Dataset entries:
<<<<

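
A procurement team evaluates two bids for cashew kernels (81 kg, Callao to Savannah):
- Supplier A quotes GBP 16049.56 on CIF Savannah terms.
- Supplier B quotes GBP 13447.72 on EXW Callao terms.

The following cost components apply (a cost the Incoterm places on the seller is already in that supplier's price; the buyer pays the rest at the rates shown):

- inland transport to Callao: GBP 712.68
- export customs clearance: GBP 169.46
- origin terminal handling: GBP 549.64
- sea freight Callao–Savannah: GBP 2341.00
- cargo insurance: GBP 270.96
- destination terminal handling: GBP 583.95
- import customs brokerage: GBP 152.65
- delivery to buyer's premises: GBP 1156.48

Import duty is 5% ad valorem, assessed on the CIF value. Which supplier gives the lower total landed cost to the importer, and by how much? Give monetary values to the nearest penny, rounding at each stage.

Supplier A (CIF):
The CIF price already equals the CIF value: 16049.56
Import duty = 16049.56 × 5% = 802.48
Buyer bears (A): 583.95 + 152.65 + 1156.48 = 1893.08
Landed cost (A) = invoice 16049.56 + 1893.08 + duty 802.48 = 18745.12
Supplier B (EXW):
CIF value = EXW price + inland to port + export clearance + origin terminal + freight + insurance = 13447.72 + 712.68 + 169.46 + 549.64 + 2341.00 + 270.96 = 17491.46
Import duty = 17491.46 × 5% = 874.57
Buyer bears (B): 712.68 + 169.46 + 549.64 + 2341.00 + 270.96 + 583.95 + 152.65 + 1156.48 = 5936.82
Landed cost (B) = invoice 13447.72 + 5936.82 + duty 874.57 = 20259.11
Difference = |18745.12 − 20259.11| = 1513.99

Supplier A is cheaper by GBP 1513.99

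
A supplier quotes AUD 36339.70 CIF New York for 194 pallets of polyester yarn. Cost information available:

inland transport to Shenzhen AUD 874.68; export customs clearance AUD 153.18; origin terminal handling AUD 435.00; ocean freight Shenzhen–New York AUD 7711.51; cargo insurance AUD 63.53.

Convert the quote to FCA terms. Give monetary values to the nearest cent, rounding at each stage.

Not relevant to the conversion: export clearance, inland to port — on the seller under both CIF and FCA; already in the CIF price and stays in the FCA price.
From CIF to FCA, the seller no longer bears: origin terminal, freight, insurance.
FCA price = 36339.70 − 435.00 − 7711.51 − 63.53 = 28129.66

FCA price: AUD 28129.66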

>>>>
<<<<

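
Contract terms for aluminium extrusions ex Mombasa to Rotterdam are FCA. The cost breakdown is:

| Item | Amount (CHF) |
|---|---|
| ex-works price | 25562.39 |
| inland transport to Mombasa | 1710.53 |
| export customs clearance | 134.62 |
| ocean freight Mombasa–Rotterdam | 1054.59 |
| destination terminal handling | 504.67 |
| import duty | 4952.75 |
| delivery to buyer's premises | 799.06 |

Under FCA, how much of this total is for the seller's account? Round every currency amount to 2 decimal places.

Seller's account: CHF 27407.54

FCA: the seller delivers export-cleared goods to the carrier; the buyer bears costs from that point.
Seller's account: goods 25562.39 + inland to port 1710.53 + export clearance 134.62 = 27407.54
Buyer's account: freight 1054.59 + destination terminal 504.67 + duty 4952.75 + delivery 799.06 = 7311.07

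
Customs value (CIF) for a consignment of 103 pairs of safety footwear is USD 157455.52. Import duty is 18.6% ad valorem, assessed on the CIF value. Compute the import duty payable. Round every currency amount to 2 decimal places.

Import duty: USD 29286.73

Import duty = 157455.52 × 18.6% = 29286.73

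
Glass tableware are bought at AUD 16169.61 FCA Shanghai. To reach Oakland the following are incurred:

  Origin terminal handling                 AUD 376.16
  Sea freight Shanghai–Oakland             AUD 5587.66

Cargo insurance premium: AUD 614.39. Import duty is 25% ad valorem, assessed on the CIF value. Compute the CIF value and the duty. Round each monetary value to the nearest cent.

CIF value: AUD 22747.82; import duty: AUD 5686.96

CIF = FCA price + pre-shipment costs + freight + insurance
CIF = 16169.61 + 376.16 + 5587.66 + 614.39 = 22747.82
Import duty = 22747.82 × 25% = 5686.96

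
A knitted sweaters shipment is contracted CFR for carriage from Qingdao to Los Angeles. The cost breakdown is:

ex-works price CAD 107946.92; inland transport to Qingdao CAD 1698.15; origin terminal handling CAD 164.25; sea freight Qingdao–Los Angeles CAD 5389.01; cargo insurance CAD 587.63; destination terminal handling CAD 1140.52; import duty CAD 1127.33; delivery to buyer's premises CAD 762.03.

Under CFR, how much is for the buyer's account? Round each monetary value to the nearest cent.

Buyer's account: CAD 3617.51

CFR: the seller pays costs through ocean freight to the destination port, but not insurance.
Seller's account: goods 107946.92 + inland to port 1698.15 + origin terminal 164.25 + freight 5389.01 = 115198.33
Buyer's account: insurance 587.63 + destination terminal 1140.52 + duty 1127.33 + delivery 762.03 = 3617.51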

>>>>

[REQUIRED WORK] Copy out, word for word, the part of the entries above that begins at the line with "A procurement team" and ends at the line with "- delivery to buyer's premises: GBP 1156.48", including both.

[YOUR SOLUTION]
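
A procurement team evaluates two bids for cashew kernels (81 kg, Callao to Savannah):
- Supplier A quotes GBP 16049.56 on CIF Savannah terms.
- Supplier B quotes GBP 13447.72 on EXW Callao terms.

The following cost components apply (a cost the Incoterm places on the seller is already in that supplier's price; the buyer pays the rest at the rates shown):

- inland transport to Callao: GBP 712.68
- export customs clearance: GBP 169.46
- origin terminal handling: GBP 549.64
- sea freight Callao–Savannah: GBP 2341.00
- cargo insurance: GBP 270.96
- destination terminal handling: GBP 583.95
- import customs brokerage: GBP 152.65
- delivery to buyer's premises: GBP 1156.48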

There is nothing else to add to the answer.